Task details: Copy out each line of the data that contains "dBFS".

The input:
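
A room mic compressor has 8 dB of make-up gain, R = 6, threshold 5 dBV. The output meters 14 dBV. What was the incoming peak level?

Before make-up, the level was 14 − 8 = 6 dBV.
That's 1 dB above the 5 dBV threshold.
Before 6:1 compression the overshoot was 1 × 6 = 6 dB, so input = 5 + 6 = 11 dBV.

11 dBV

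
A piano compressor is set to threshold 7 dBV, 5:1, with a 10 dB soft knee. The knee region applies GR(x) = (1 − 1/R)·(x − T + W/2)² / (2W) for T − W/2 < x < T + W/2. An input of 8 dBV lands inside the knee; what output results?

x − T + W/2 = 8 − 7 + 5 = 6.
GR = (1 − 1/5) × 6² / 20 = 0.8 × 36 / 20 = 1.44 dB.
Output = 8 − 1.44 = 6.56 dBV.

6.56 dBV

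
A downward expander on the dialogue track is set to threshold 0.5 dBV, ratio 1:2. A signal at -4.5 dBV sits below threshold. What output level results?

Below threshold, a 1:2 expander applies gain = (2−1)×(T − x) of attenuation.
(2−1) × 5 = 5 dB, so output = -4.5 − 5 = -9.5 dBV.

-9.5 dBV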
==
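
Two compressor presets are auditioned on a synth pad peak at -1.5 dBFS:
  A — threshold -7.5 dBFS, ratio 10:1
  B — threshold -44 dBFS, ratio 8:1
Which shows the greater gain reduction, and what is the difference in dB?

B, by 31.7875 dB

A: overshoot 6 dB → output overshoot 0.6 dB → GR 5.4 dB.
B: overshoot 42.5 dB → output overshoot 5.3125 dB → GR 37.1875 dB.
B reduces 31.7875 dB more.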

Result below:
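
Two compressor presets are auditioned on a synth pad peak at -1.5 dBFS:
  A — threshold -7.5 dBFS, ratio 10:1
  B — threshold -44 dBFS, ratio 8:1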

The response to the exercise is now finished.